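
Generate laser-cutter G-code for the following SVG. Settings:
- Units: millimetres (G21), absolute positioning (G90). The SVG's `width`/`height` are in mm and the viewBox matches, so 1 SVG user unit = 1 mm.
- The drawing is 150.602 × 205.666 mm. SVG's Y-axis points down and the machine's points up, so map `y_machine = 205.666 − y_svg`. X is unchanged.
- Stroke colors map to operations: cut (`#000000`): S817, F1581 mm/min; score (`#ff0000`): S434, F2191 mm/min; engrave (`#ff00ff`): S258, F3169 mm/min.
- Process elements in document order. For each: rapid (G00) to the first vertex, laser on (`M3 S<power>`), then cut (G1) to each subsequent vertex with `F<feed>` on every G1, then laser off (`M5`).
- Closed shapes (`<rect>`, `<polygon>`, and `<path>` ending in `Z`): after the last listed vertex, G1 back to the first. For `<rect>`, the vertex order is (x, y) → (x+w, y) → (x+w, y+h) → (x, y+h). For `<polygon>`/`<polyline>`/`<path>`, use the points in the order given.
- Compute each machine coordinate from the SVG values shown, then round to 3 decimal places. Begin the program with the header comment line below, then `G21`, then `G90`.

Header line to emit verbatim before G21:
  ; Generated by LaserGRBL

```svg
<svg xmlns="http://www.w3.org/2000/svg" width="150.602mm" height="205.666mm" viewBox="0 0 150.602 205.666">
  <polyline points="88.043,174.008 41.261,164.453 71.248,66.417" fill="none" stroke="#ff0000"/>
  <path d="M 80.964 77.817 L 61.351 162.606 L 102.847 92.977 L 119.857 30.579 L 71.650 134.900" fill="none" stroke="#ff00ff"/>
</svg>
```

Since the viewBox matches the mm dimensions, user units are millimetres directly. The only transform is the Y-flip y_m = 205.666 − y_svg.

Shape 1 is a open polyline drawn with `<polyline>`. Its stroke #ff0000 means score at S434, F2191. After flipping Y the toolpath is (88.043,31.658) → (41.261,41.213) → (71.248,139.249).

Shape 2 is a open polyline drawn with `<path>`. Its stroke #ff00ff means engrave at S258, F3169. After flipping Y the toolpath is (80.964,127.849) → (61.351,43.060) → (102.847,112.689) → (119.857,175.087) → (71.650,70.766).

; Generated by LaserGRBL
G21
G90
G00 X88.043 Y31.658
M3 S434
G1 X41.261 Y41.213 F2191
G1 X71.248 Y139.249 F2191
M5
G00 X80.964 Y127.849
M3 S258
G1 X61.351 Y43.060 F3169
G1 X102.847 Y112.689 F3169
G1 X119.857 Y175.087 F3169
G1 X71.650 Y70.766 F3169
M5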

=====

→ ACTIVITY:
The data should be written out again in full, exactly as it stands.

→ RESPONSE FOR THIS EXERCISE:
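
Generate laser-cutter G-code for the following SVG. Settings:
- Units: millimetres (G21), absolute positioning (G90). The SVG's `width`/`height` are in mm and the viewBox matches, so 1 SVG user unit = 1 mm.
- The drawing is 150.602 × 205.666 mm. SVG's Y-axis points down and the machine's points up, so map `y_machine = 205.666 − y_svg`. X is unchanged.
- Stroke colors map to operations: cut (`#000000`): S817, F1581 mm/min; score (`#ff0000`): S434, F2191 mm/min; engrave (`#ff00ff`): S258, F3169 mm/min.
- Process elements in document order. For each: rapid (G00) to the first vertex, laser on (`M3 S<power>`), then cut (G1) to each subsequent vertex with `F<feed>` on every G1, then laser off (`M5`).
- Closed shapes (`<rect>`, `<polygon>`, and `<path>` ending in `Z`): after the last listed vertex, G1 back to the first. For `<rect>`, the vertex order is (x, y) → (x+w, y) → (x+w, y+h) → (x, y+h). For `<polygon>`/`<polyline>`/`<path>`, use the points in the order given.
- Compute each machine coordinate from the SVG values shown, then round to 3 decimal places. Begin the program with the header comment line below, then `G21`, then `G90`.

Header line to emit verbatim before G21:
  ; Generated by LaserGRBL

```svg
<svg xmlns="http://www.w3.org/2000/svg" width="150.602mm" height="205.666mm" viewBox="0 0 150.602 205.666">
  <polyline points="88.043,174.008 41.261,164.453 71.248,66.417" fill="none" stroke="#ff0000"/>
  <path d="M 80.964 77.817 L 61.351 162.606 L 102.847 92.977 L 119.857 30.579 L 71.650 134.900" fill="none" stroke="#ff00ff"/>
</svg>
```

Since the viewBox matches the mm dimensions, user units are millimetres directly. The only transform is the Y-flip y_m = 205.666 − y_svg.

Shape 1 is a open polyline drawn with `<polyline>`. Its stroke #ff0000 means score at S434, F2191. After flipping Y the toolpath is (88.043,31.658) → (41.261,41.213) → (71.248,139.249).

Shape 2 is a open polyline drawn with `<path>`. Its stroke #ff00ff means engrave at S258, F3169. After flipping Y the toolpath is (80.964,127.849) → (61.351,43.060) → (102.847,112.689) → (119.857,175.087) → (71.650,70.766).

; Generated by LaserGRBL
G21
G90
G00 X88.043 Y31.658
M3 S434
G1 X41.261 Y41.213 F2191
G1 X71.248 Y139.249 F2191
M5
G00 X80.964 Y127.849
M3 S258
G1 X61.351 Y43.060 F3169
G1 X102.847 Y112.689 F3169
G1 X119.857 Y175.087 F3169
G1 X71.650 Y70.766 F3169
M5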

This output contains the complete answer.